# [EXERCISE DIRECTIONS]
Go through the listing and copy each line with the string "flat".

::::

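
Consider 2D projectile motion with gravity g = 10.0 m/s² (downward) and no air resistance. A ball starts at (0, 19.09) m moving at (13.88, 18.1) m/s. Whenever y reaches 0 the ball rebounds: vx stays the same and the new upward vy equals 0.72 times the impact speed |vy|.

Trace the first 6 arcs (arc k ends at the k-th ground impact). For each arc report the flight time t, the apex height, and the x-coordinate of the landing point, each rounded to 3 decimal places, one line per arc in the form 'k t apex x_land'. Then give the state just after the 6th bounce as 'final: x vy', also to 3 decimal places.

Arc 1: start y=19.090, vy=18.100 → t=4.473, apex=35.471, x_land=62.092, impact vy=-26.635
  bounce: vy ← 0.72·26.635 = 19.177
Arc 2: start y=0.000, vy=19.177 → t=3.835, apex=18.388, x_land=115.327, impact vy=-19.177
  bounce: vy ← 0.72·19.177 = 13.807
Arc 3: start y=0.000, vy=13.807 → t=2.761, apex=9.532, x_land=153.657, impact vy=-13.807
  bounce: vy ← 0.72·13.807 = 9.941
Arc 4: start y=0.000, vy=9.941 → t=1.988, apex=4.942, x_land=181.254, impact vy=-9.941
  bounce: vy ← 0.72·9.941 = 7.158
Arc 5: start y=0.000, vy=7.158 → t=1.432, apex=2.562, x_land=201.124, impact vy=-7.158
  bounce: vy ← 0.72·7.158 = 5.154
Arc 6: start y=0.000, vy=5.154 → t=1.031, apex=1.328, x_land=215.430, impact vy=-5.154
  bounce: vy ← 0.72·5.154 = 3.711

1 4.473 35.471 62.092
2 3.835 18.388 115.327
3 2.761 9.532 153.657
4 1.988 4.942 181.254
5 1.432 2.562 201.124
6 1.031 1.328 215.430
final: 215.430 3.711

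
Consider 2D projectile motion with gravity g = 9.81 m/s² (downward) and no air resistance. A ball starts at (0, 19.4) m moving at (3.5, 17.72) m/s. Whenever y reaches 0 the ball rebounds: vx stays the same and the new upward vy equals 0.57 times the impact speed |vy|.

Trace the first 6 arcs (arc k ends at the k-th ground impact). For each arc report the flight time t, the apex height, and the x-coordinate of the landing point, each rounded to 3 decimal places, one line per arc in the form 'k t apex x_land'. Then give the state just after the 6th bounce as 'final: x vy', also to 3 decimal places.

1 4.493 35.404 15.725
2 3.063 11.503 26.445
3 1.746 3.737 32.555
4 0.995 1.214 36.038
5 0.567 0.395 38.023
6 0.323 0.128 39.155
final: 39.155 0.904

Arc 1: start y=19.400, vy=17.720 → t=4.493, apex=35.404, x_land=15.725, impact vy=-26.356
  bounce: vy ← 0.57·26.356 = 15.023
Arc 2: start y=0.000, vy=15.023 → t=3.063, apex=11.503, x_land=26.445, impact vy=-15.023
  bounce: vy ← 0.57·15.023 = 8.563
Arc 3: start y=0.000, vy=8.563 → t=1.746, apex=3.737, x_land=32.555, impact vy=-8.563
  bounce: vy ← 0.57·8.563 = 4.881
Arc 4: start y=0.000, vy=4.881 → t=0.995, apex=1.214, x_land=36.038, impact vy=-4.881
  bounce: vy ← 0.57·4.881 = 2.782
Arc 5: start y=0.000, vy=2.782 → t=0.567, apex=0.395, x_land=38.023, impact vy=-2.782
  bounce: vy ← 0.57·2.782 = 1.586
Arc 6: start y=0.000, vy=1.586 → t=0.323, apex=0.128, x_land=39.155, impact vy=-1.586
  bounce: vy ← 0.57·1.586 = 0.904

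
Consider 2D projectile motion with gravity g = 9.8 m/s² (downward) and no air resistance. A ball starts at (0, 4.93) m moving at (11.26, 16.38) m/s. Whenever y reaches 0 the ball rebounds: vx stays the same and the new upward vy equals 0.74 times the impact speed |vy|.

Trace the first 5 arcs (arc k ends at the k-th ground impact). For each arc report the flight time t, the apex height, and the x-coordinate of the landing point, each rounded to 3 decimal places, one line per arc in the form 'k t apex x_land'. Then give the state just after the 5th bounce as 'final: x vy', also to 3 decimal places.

1 3.621 18.619 40.769
2 2.885 10.196 73.254
3 2.135 5.583 97.293
4 1.580 3.057 115.082
5 1.169 1.674 128.245
final: 128.245 4.239

Arc 1: start y=4.930, vy=16.380 → t=3.621, apex=18.619, x_land=40.769, impact vy=-19.103
  bounce: vy ← 0.74·19.103 = 14.136
Arc 2: start y=0.000, vy=14.136 → t=2.885, apex=10.196, x_land=73.254, impact vy=-14.136
  bounce: vy ← 0.74·14.136 = 10.461
Arc 3: start y=0.000, vy=10.461 → t=2.135, apex=5.583, x_land=97.293, impact vy=-10.461
  bounce: vy ← 0.74·10.461 = 7.741
Arc 4: start y=0.000, vy=7.741 → t=1.580, apex=3.057, x_land=115.082, impact vy=-7.741
  bounce: vy ← 0.74·7.741 = 5.728
Arc 5: start y=0.000, vy=5.728 → t=1.169, apex=1.674, x_land=128.245, impact vy=-5.728
  bounce: vy ← 0.74·5.728 = 4.239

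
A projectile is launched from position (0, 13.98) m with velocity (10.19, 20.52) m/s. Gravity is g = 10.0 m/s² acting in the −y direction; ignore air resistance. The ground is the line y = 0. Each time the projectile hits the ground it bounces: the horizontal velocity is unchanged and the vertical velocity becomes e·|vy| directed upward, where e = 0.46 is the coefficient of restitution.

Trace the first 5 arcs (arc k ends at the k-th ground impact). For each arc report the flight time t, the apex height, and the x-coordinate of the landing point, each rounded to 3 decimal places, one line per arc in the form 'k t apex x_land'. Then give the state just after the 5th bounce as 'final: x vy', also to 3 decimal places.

1 4.699 35.034 47.883
2 2.435 7.413 72.698
3 1.120 1.569 84.113
4 0.515 0.332 89.364
5 0.237 0.070 91.780
final: 91.780 0.545

Arc 1: start y=13.980, vy=20.520 → t=4.699, apex=35.034, x_land=47.883, impact vy=-26.470
  bounce: vy ← 0.46·26.470 = 12.176
Arc 2: start y=0.000, vy=12.176 → t=2.435, apex=7.413, x_land=72.698, impact vy=-12.176
  bounce: vy ← 0.46·12.176 = 5.601
Arc 3: start y=0.000, vy=5.601 → t=1.120, apex=1.569, x_land=84.113, impact vy=-5.601
  bounce: vy ← 0.46·5.601 = 2.577
Arc 4: start y=0.000, vy=2.577 → t=0.515, apex=0.332, x_land=89.364, impact vy=-2.577
  bounce: vy ← 0.46·2.577 = 1.185
Arc 5: start y=0.000, vy=1.185 → t=0.237, apex=0.070, x_land=91.780, impact vy=-1.185
  bounce: vy ← 0.46·1.185 = 0.545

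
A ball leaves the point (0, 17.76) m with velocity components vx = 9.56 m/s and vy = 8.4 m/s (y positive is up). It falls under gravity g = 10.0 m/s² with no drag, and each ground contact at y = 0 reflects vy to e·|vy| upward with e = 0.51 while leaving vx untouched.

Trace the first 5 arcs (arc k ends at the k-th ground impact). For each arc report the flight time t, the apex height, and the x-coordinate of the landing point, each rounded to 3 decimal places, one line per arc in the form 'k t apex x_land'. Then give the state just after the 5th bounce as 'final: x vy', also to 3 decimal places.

1 2.903 21.288 27.756
2 2.105 5.537 47.877
3 1.073 1.440 58.139
4 0.547 0.375 63.372
5 0.279 0.097 66.041
final: 66.041 0.712

Arc 1: start y=17.760, vy=8.400 → t=2.903, apex=21.288, x_land=27.756, impact vy=-20.634
  bounce: vy ← 0.51·20.634 = 10.523
Arc 2: start y=0.000, vy=10.523 → t=2.105, apex=5.537, x_land=47.877, impact vy=-10.523
  bounce: vy ← 0.51·10.523 = 5.367
Arc 3: start y=0.000, vy=5.367 → t=1.073, apex=1.440, x_land=58.139, impact vy=-5.367
  bounce: vy ← 0.51·5.367 = 2.737
Arc 4: start y=0.000, vy=2.737 → t=0.547, apex=0.375, x_land=63.372, impact vy=-2.737
  bounce: vy ← 0.51·2.737 = 1.396
Arc 5: start y=0.000, vy=1.396 → t=0.279, apex=0.097, x_land=66.041, impact vy=-1.396
  bounce: vy ← 0.51·1.396 = 0.712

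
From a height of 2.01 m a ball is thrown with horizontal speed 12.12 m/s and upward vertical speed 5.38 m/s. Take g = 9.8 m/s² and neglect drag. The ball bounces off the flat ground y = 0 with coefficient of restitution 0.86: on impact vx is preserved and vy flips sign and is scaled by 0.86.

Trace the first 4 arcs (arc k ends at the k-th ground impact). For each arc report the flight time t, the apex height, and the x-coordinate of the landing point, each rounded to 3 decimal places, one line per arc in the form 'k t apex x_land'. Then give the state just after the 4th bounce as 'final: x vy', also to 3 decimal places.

Arc 1: start y=2.010, vy=5.380 → t=1.393, apex=3.487, x_land=16.878, impact vy=-8.267
  bounce: vy ← 0.86·8.267 = 7.109
Arc 2: start y=0.000, vy=7.109 → t=1.451, apex=2.579, x_land=34.463, impact vy=-7.109
  bounce: vy ← 0.86·7.109 = 6.114
Arc 3: start y=0.000, vy=6.114 → t=1.248, apex=1.907, x_land=49.586, impact vy=-6.114
  bounce: vy ← 0.86·6.114 = 5.258
Arc 4: start y=0.000, vy=5.258 → t=1.073, apex=1.411, x_land=62.592, impact vy=-5.258
  bounce: vy ← 0.86·5.258 = 4.522

1 1.393 3.487 16.878
2 1.451 2.579 34.463
3 1.248 1.907 49.586
4 1.073 1.411 62.592
final: 62.592 4.522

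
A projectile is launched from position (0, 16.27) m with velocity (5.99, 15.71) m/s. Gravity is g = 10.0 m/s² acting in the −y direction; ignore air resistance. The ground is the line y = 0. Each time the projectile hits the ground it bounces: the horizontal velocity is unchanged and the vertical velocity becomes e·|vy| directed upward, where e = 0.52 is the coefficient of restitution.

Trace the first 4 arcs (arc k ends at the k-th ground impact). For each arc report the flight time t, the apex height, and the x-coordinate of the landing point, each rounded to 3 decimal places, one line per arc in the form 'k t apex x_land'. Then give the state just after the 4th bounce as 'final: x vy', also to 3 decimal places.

Arc 1: start y=16.270, vy=15.710 → t=3.963, apex=28.610, x_land=23.739, impact vy=-23.921
  bounce: vy ← 0.52·23.921 = 12.439
Arc 2: start y=0.000, vy=12.439 → t=2.488, apex=7.736, x_land=38.641, impact vy=-12.439
  bounce: vy ← 0.52·12.439 = 6.468
Arc 3: start y=0.000, vy=6.468 → t=1.294, apex=2.092, x_land=46.389, impact vy=-6.468
  bounce: vy ← 0.52·6.468 = 3.363
Arc 4: start y=0.000, vy=3.363 → t=0.673, apex=0.566, x_land=50.419, impact vy=-3.363
  bounce: vy ← 0.52·3.363 = 1.749

1 3.963 28.610 23.739
2 2.488 7.736 38.641
3 1.294 2.092 46.389
4 0.673 0.566 50.419
final: 50.419 1.749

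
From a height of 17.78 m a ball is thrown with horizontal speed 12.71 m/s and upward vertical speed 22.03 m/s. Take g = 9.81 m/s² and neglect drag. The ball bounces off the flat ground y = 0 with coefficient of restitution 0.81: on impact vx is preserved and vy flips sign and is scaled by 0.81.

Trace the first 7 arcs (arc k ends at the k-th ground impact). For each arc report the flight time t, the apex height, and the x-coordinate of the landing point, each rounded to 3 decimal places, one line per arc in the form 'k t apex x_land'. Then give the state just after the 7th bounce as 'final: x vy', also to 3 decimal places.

Arc 1: start y=17.780, vy=22.030 → t=5.190, apex=42.516, x_land=65.962, impact vy=-28.882
  bounce: vy ← 0.81·28.882 = 23.394
Arc 2: start y=0.000, vy=23.394 → t=4.769, apex=27.895, x_land=126.583, impact vy=-23.394
  bounce: vy ← 0.81·23.394 = 18.949
Arc 3: start y=0.000, vy=18.949 → t=3.863, apex=18.302, x_land=175.685, impact vy=-18.949
  bounce: vy ← 0.81·18.949 = 15.349
Arc 4: start y=0.000, vy=15.349 → t=3.129, apex=12.008, x_land=215.458, impact vy=-15.349
  bounce: vy ← 0.81·15.349 = 12.433
Arc 5: start y=0.000, vy=12.433 → t=2.535, apex=7.878, x_land=247.674, impact vy=-12.433
  bounce: vy ← 0.81·12.433 = 10.070
Arc 6: start y=0.000, vy=10.070 → t=2.053, apex=5.169, x_land=273.769, impact vy=-10.070
  bounce: vy ← 0.81·10.070 = 8.157
Arc 7: start y=0.000, vy=8.157 → t=1.663, apex=3.391, x_land=294.906, impact vy=-8.157
  bounce: vy ← 0.81·8.157 = 6.607

1 5.190 42.516 65.962
2 4.769 27.895 126.583
3 3.863 18.302 175.685
4 3.129 12.008 215.458
5 2.535 7.878 247.674
6 2.053 5.169 273.769
7 1.663 3.391 294.906
final: 294.906 6.607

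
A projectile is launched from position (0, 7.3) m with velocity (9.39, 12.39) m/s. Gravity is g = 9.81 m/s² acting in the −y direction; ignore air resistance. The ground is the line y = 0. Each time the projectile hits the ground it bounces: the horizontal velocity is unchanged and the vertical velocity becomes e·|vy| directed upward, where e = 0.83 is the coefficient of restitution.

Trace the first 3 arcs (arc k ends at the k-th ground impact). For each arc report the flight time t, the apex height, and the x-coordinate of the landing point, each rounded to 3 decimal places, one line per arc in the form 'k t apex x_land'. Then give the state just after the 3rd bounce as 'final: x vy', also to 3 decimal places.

1 3.019 15.124 28.348
2 2.915 10.419 55.719
3 2.419 7.178 78.437
final: 78.437 9.850

Arc 1: start y=7.300, vy=12.390 → t=3.019, apex=15.124, x_land=28.348, impact vy=-17.226
  bounce: vy ← 0.83·17.226 = 14.298
Arc 2: start y=0.000, vy=14.298 → t=2.915, apex=10.419, x_land=55.719, impact vy=-14.298
  bounce: vy ← 0.83·14.298 = 11.867
Arc 3: start y=0.000, vy=11.867 → t=2.419, apex=7.178, x_land=78.437, impact vy=-11.867
  bounce: vy ← 0.83·11.867 = 9.850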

::::

# [OUTPUT OF THE TASK]
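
From a height of 2.01 m a ball is thrown with horizontal speed 12.12 m/s and upward vertical speed 5.38 m/s. Take g = 9.8 m/s² and neglect drag. The ball bounces off the flat ground y = 0 with coefficient of restitution 0.86: on impact vx is preserved and vy flips sign and is scaled by 0.86.
From a height of 17.78 m a ball is thrown with horizontal speed 12.71 m/s and upward vertical speed 22.03 m/s. Take g = 9.81 m/s² and neglect drag. The ball bounces off the flat ground y = 0 with coefficient of restitution 0.81: on impact vx is preserved and vy flips sign and is scaled by 0.81.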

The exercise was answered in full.